:: MATERIAL FOR THIS TASK ::
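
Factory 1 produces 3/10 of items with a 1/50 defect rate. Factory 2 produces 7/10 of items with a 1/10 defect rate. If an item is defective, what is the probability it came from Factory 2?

Using Bayes' theorem:
P(F1) = 3/10, P(D|F1) = 1/50
P(F2) = 7/10, P(D|F2) = 1/10
P(D) = P(D|F1)P(F1) + P(D|F2)P(F2)
     = \frac{19}{250}
P(F2|D) = P(D|F2)P(F2) / P(D)
= \frac{35}{38}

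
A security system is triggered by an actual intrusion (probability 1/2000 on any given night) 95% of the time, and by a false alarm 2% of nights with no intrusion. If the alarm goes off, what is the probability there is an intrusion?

Let D = the rare event, + = positive/flagged.
P(D) = 1/2000
P(+|D) = 95/100 = 19/20
P(+|D') = 2/100 = 1/50
P(+) = P(+|D)P(D) + P(+|D')P(D')
     = \frac{19}{20} × \frac{1}{2000} + \frac{1}{50} × \frac{1999}{2000}
     = \frac{4093}{200000}
P(D|+) = P(+|D)P(D)/P(+) = \frac{95}{4093}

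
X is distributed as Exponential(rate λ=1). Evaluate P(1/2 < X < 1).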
:::
_INSTRUCTIONS FOR THE TASK_
Return all the lines shown above, word for word.

_SOLVED PROBLEM_
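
Factory 1 produces 3/10 of items with a 1/50 defect rate. Factory 2 produces 7/10 of items with a 1/10 defect rate. If an item is defective, what is the probability it came from Factory 2?

Using Bayes' theorem:
P(F1) = 3/10, P(D|F1) = 1/50
P(F2) = 7/10, P(D|F2) = 1/10
P(D) = P(D|F1)P(F1) + P(D|F2)P(F2)
     = \frac{19}{250}
P(F2|D) = P(D|F2)P(F2) / P(D)
= \frac{35}{38}

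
A security system is triggered by an actual intrusion (probability 1/2000 on any given night) 95% of the time, and by a false alarm 2% of nights with no intrusion. If the alarm goes off, what is the probability there is an intrusion?

Let D = the rare event, + = positive/flagged.
P(D) = 1/2000
P(+|D) = 95/100 = 19/20
P(+|D') = 2/100 = 1/50
P(+) = P(+|D)P(D) + P(+|D')P(D')
     = \frac{19}{20} × \frac{1}{2000} + \frac{1}{50} × \frac{1999}{2000}
     = \frac{4093}{200000}
P(D|+) = P(+|D)P(D)/P(+) = \frac{95}{4093}

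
X is distributed as Exponential(rate λ=1). Evaluate P(1/2 < X < 1).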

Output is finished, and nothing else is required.